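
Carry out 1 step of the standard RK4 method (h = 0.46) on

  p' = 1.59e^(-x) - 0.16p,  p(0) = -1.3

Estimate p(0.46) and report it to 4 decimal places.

-0.6441

RK4: k1 = f(x_n, p_n); k2 = f(x_n + h/2, p_n + (h/2)·k1); k3 = f(x_n + h/2, p_n + (h/2)·k2); k4 = f(x_n + h, p_n + h·k3); p_{n+1} = p_n + (h/6)·(k1 + 2k2 + 2k3 + k4).
x=0.000000, p=-1.300000:
  k1 = f(0.000000, -1.300000) = 1.798000
  k2 = f(0.230000, -0.886460) = 1.405142
  k3 = f(0.230000, -0.976817) = 1.419599
  k4 = f(0.460000, -0.646984) = 1.107258
  p ← -1.300000 + (0.46/6)·(k1 + 2k2 + 2k3 + k4) = -0.644137
p(0.46) ≈ -0.6441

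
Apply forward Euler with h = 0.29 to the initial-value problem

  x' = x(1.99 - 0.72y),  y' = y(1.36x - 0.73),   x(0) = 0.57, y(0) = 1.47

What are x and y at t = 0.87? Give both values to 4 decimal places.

1.1396, 1.8389

Euler on (x,y): x_{n+1} = x_n + h·x', y_{n+1} = y_n + h·y'.
0.000000: (0.570000, 1.470000); f=(0.531012, 0.066444) → (0.723993, 1.489269)
0.290000: (0.723993, 1.489269); f=(0.664428, 0.379214) → (0.916678, 1.599241)
0.580000: (0.916678, 1.599241); f=(0.768677, 0.826298) → (1.139594, 1.838867)
(x(0.87), y(0.87)) ≈ (1.1396, 1.8389)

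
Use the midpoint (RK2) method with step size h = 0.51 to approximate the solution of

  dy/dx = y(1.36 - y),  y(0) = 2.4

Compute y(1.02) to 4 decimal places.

Midpoint: k1 = f(x_n, y_n); k2 = f(x_n + h/2, y_n + (h/2)·k1); y_{n+1} = y_n + h·k2.
x=0.000000, y=2.400000:
  k1 = f(0.000000, 2.400000) = -2.496000
  k2 = f(0.255000, 1.763520) = -0.711616
  y ← 2.400000 + 0.51·(-0.711616) = 2.037076
x=0.510000, y=2.037076:
  k1 = f(0.510000, 2.037076) = -1.379255
  k2 = f(0.765000, 1.685366) = -0.548361
  y ← 2.037076 + 0.51·(-0.548361) = 1.757412
y(1.02) ≈ 1.7574

1.7574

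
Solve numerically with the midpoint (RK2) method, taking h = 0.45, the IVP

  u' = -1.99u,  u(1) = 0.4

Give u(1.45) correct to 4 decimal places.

Midpoint: k1 = f(x_n, u_n); k2 = f(x_n + h/2, u_n + (h/2)·k1); u_{n+1} = u_n + h·k2.
x=1.000000, u=0.400000:
  k1 = f(1.000000, 0.400000) = -0.796000
  k2 = f(1.225000, 0.220900) = -0.439591
  u ← 0.400000 + 0.45·(-0.439591) = 0.202184
u(1.45) ≈ 0.2022

0.2022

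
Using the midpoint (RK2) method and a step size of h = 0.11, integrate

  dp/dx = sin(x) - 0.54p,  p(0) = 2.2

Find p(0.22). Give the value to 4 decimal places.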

+ + + + +

### To do:
Reproduce every line of the data without changing a word.

### Response:
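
Carry out 1 step of the standard RK4 method (h = 0.46) on

  p' = 1.59e^(-x) - 0.16p,  p(0) = -1.3

Estimate p(0.46) and report it to 4 decimal places.

-0.6441

RK4: k1 = f(x_n, p_n); k2 = f(x_n + h/2, p_n + (h/2)·k1); k3 = f(x_n + h/2, p_n + (h/2)·k2); k4 = f(x_n + h, p_n + h·k3); p_{n+1} = p_n + (h/6)·(k1 + 2k2 + 2k3 + k4).
x=0.000000, p=-1.300000:
  k1 = f(0.000000, -1.300000) = 1.798000
  k2 = f(0.230000, -0.886460) = 1.405142
  k3 = f(0.230000, -0.976817) = 1.419599
  k4 = f(0.460000, -0.646984) = 1.107258
  p ← -1.300000 + (0.46/6)·(k1 + 2k2 + 2k3 + k4) = -0.644137
p(0.46) ≈ -0.6441

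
Apply forward Euler with h = 0.29 to the initial-value problem

  x' = x(1.99 - 0.72y),  y' = y(1.36x - 0.73),   x(0) = 0.57, y(0) = 1.47

What are x and y at t = 0.87? Give both values to 4 decimal places.

1.1396, 1.8389

Euler on (x,y): x_{n+1} = x_n + h·x', y_{n+1} = y_n + h·y'.
0.000000: (0.570000, 1.470000); f=(0.531012, 0.066444) → (0.723993, 1.489269)
0.290000: (0.723993, 1.489269); f=(0.664428, 0.379214) → (0.916678, 1.599241)
0.580000: (0.916678, 1.599241); f=(0.768677, 0.826298) → (1.139594, 1.838867)
(x(0.87), y(0.87)) ≈ (1.1396, 1.8389)

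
Use the midpoint (RK2) method with step size h = 0.51 to approximate the solution of

  dy/dx = y(1.36 - y),  y(0) = 2.4

Compute y(1.02) to 4 decimal places.

Midpoint: k1 = f(x_n, y_n); k2 = f(x_n + h/2, y_n + (h/2)·k1); y_{n+1} = y_n + h·k2.
x=0.000000, y=2.400000:
  k1 = f(0.000000, 2.400000) = -2.496000
  k2 = f(0.255000, 1.763520) = -0.711616
  y ← 2.400000 + 0.51·(-0.711616) = 2.037076
x=0.510000, y=2.037076:
  k1 = f(0.510000, 2.037076) = -1.379255
  k2 = f(0.765000, 1.685366) = -0.548361
  y ← 2.037076 + 0.51·(-0.548361) = 1.757412
y(1.02) ≈ 1.7574

1.7574

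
Solve numerically with the midpoint (RK2) method, taking h = 0.45, the IVP

  u' = -1.99u,  u(1) = 0.4

Give u(1.45) correct to 4 decimal places.

Midpoint: k1 = f(x_n, u_n); k2 = f(x_n + h/2, u_n + (h/2)·k1); u_{n+1} = u_n + h·k2.
x=1.000000, u=0.400000:
  k1 = f(1.000000, 0.400000) = -0.796000
  k2 = f(1.225000, 0.220900) = -0.439591
  u ← 0.400000 + 0.45·(-0.439591) = 0.202184
u(1.45) ≈ 0.2022

0.2022

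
Using the midpoint (RK2) method and a step size of h = 0.11, integrate

  dp/dx = sin(x) - 0.54p,  p(0) = 2.2

Find p(0.22). Give the value to 4 decimal places.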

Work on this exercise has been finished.